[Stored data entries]
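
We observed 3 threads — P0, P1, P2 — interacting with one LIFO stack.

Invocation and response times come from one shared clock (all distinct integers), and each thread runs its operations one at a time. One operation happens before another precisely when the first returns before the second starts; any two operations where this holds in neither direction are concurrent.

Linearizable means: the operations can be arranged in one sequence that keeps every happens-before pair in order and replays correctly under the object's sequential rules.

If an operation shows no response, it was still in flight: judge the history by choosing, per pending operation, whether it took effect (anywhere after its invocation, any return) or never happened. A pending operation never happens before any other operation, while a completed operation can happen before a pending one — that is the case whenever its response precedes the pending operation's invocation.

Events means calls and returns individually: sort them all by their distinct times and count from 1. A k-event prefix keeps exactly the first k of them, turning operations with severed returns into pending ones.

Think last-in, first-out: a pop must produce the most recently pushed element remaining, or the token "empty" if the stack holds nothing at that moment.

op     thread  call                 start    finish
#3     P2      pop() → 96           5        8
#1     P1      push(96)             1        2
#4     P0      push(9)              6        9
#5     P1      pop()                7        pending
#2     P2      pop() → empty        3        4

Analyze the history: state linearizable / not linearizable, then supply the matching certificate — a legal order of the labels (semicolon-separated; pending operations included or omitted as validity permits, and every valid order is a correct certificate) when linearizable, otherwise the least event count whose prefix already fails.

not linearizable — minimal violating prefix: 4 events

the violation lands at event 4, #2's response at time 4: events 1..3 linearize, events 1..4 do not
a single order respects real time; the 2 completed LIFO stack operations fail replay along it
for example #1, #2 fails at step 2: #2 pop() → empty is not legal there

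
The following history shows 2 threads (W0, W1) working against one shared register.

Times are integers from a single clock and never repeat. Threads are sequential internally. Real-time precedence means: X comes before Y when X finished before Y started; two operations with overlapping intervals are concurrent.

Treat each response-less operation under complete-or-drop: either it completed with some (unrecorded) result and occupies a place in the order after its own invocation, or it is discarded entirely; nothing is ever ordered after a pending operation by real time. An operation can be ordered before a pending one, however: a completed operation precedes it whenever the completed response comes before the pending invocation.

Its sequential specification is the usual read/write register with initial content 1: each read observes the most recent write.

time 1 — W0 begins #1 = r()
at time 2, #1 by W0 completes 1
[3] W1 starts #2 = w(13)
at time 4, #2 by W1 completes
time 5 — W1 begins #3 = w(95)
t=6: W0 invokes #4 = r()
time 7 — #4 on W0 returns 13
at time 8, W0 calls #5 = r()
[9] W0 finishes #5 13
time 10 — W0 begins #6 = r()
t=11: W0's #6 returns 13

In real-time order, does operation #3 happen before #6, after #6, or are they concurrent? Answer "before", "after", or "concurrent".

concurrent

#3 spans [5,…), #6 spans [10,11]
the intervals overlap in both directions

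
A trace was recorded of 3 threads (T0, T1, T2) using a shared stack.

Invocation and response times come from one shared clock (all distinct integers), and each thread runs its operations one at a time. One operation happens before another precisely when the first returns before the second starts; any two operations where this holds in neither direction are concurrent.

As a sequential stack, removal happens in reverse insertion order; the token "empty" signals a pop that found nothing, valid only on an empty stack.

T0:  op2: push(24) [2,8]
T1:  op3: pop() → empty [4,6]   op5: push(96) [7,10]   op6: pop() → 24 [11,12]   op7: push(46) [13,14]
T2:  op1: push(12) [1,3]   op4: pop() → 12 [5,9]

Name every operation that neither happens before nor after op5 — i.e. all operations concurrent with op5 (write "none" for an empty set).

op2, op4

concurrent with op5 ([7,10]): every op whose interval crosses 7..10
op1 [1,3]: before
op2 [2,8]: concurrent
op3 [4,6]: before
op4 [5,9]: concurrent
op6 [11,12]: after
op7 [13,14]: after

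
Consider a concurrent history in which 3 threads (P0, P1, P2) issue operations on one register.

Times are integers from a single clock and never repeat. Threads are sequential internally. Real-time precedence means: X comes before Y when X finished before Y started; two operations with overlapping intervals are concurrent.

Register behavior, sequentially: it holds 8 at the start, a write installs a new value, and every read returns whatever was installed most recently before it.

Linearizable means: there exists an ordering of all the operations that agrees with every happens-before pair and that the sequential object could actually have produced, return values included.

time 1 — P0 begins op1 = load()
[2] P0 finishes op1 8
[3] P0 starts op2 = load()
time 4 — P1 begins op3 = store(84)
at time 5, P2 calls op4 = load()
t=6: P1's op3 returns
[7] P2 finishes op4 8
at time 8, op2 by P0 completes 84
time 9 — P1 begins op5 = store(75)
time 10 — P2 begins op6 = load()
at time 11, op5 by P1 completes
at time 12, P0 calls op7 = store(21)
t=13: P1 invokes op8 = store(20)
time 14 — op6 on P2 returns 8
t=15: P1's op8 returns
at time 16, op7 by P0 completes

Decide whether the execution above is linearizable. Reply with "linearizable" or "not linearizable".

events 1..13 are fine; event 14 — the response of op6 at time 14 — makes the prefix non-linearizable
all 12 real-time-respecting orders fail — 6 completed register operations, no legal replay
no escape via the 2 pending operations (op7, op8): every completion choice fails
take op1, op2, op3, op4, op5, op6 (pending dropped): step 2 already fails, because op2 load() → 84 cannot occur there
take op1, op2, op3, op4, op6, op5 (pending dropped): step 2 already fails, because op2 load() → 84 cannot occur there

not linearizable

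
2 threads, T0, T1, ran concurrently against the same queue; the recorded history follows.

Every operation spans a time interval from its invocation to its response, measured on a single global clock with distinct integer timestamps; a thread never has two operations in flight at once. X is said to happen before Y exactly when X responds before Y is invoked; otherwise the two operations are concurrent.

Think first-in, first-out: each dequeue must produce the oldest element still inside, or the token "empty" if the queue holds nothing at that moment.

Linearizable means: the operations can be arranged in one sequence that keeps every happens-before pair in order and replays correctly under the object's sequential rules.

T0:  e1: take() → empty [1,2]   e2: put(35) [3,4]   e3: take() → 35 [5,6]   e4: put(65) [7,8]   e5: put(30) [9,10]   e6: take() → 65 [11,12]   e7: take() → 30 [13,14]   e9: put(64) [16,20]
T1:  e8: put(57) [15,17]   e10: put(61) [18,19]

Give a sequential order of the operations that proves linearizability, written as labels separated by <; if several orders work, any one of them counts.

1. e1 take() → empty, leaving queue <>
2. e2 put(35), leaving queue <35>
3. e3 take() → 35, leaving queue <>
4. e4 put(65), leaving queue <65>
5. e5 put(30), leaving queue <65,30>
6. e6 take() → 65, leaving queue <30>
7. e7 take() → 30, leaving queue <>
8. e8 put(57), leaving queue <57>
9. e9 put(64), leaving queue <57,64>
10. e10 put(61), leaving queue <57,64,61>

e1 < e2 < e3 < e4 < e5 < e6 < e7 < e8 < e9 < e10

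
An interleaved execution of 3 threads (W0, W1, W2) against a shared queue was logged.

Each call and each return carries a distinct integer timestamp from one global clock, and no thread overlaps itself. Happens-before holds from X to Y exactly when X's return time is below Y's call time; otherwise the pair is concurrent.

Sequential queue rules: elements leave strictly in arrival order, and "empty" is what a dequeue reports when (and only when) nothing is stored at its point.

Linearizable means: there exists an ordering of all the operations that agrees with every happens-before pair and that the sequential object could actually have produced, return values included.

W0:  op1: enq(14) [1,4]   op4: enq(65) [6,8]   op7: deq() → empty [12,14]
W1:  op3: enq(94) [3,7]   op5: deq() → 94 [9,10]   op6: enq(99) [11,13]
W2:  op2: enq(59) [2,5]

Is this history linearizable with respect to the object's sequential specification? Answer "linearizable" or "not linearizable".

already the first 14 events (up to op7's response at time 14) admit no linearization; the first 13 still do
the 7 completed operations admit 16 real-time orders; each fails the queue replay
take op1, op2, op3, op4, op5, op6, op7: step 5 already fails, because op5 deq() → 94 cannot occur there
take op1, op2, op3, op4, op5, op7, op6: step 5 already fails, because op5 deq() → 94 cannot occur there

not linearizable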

__TASK PROMPT__: Copy only this part of the entries above: the line with "[7] P2 finishes op4 8", the line with "Think first-in, first-out: each", and the lines between, all exactly as written.

__FINAL ANSWER__:
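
[7] P2 finishes op4 8
at time 8, op2 by P0 completes 84
time 9 — P1 begins op5 = store(75)
time 10 — P2 begins op6 = load()
at time 11, op5 by P1 completes
at time 12, P0 calls op7 = store(21)
t=13: P1 invokes op8 = store(20)
time 14 — op6 on P2 returns 8
t=15: P1's op8 returns
at time 16, op7 by P0 completes

Decide whether the execution above is linearizable. Reply with "linearizable" or "not linearizable".

events 1..13 are fine; event 14 — the response of op6 at time 14 — makes the prefix non-linearizable
all 12 real-time-respecting orders fail — 6 completed register operations, no legal replay
no escape via the 2 pending operations (op7, op8): every completion choice fails
take op1, op2, op3, op4, op5, op6 (pending dropped): step 2 already fails, because op2 load() → 84 cannot occur there
take op1, op2, op3, op4, op6, op5 (pending dropped): step 2 already fails, because op2 load() → 84 cannot occur there

not linearizable

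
2 threads, T0, T1, ran concurrently against the same queue; the recorded history follows.

Every operation spans a time interval from its invocation to its response, measured on a single global clock with distinct integer timestamps; a thread never has two operations in flight at once. X is said to happen before Y exactly when X responds before Y is invoked; otherwise the two operations are concurrent.

Think first-in, first-out: each dequeue must produce the oldest element still inside, or the token "empty" if the queue holds nothing at that moment.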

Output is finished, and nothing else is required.